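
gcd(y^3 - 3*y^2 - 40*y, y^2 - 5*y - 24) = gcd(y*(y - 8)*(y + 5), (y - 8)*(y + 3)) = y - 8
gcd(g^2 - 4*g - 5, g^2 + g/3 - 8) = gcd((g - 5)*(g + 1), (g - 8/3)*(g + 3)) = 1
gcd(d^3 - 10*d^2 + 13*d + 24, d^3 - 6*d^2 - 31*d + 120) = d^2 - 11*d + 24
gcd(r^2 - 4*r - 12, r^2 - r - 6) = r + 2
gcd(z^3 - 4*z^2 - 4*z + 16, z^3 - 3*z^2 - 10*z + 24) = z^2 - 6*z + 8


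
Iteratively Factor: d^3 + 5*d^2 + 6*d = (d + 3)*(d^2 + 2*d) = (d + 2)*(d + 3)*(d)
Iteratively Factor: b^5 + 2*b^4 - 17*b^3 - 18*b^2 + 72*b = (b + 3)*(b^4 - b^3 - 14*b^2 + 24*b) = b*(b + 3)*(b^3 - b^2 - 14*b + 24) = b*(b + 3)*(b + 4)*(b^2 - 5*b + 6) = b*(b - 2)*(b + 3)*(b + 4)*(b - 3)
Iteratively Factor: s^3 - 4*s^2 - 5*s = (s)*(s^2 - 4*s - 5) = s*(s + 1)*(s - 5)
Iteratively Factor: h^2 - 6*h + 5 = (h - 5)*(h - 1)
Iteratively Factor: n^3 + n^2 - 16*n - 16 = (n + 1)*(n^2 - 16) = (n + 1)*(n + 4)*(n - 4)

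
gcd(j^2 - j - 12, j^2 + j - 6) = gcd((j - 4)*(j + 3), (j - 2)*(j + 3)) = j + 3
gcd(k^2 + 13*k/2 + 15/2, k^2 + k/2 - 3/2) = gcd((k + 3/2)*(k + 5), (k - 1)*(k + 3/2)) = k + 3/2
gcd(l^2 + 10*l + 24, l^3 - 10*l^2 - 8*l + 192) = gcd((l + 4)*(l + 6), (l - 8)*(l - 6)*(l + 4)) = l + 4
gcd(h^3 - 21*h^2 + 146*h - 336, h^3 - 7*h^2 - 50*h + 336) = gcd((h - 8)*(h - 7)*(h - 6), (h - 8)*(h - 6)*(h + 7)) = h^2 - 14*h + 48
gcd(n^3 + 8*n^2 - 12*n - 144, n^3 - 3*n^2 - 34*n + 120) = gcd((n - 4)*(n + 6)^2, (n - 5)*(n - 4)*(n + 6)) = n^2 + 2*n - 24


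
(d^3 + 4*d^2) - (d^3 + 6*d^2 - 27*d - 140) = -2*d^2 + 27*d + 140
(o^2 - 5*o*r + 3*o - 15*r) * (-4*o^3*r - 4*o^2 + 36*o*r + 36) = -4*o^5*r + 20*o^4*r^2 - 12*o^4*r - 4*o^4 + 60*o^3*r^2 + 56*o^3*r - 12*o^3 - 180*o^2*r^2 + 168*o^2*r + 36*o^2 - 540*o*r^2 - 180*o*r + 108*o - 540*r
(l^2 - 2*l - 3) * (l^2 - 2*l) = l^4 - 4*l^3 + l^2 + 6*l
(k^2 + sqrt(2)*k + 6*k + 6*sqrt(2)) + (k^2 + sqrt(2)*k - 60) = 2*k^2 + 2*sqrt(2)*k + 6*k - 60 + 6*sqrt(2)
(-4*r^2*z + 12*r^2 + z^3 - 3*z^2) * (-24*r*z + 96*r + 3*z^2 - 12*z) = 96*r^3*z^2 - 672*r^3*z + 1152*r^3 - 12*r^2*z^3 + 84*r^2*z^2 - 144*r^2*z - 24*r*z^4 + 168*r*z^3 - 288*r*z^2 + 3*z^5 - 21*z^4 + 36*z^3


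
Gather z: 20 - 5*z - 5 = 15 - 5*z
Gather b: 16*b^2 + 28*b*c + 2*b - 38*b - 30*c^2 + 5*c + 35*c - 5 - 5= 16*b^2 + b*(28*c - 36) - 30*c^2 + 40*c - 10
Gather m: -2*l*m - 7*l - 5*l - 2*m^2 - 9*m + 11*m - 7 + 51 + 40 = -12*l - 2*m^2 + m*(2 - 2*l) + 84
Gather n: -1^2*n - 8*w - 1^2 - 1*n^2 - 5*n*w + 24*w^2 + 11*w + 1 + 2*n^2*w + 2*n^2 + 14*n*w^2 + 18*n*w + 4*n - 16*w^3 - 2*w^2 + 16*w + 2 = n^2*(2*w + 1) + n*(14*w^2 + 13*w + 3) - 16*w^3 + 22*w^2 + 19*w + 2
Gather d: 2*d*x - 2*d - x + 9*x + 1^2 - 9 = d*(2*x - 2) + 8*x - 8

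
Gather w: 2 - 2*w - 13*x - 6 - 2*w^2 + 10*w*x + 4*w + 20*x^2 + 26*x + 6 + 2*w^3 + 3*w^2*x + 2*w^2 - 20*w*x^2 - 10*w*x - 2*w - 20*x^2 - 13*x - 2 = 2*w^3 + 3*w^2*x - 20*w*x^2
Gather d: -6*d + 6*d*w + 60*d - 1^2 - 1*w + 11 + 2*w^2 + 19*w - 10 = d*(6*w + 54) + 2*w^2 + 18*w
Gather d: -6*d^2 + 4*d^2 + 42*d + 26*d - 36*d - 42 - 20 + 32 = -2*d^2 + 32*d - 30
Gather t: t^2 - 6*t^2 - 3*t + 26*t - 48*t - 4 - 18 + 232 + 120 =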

________________________

• **WHAT THIS TASK INVOLVES**
Beginning with the line that holds "Gather n: -1^2*n" and ending with the last line of the data, copy each line exactly and add nothing.

• **OUTPUT**
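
Gather n: -1^2*n - 8*w - 1^2 - 1*n^2 - 5*n*w + 24*w^2 + 11*w + 1 + 2*n^2*w + 2*n^2 + 14*n*w^2 + 18*n*w + 4*n - 16*w^3 - 2*w^2 + 16*w + 2 = n^2*(2*w + 1) + n*(14*w^2 + 13*w + 3) - 16*w^3 + 22*w^2 + 19*w + 2
Gather d: 2*d*x - 2*d - x + 9*x + 1^2 - 9 = d*(2*x - 2) + 8*x - 8

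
Gather w: 2 - 2*w - 13*x - 6 - 2*w^2 + 10*w*x + 4*w + 20*x^2 + 26*x + 6 + 2*w^3 + 3*w^2*x + 2*w^2 - 20*w*x^2 - 10*w*x - 2*w - 20*x^2 - 13*x - 2 = 2*w^3 + 3*w^2*x - 20*w*x^2
Gather d: -6*d + 6*d*w + 60*d - 1^2 - 1*w + 11 + 2*w^2 + 19*w - 10 = d*(6*w + 54) + 2*w^2 + 18*w
Gather d: -6*d^2 + 4*d^2 + 42*d + 26*d - 36*d - 42 - 20 + 32 = -2*d^2 + 32*d - 30
Gather t: t^2 - 6*t^2 - 3*t + 26*t - 48*t - 4 - 18 + 232 + 120 =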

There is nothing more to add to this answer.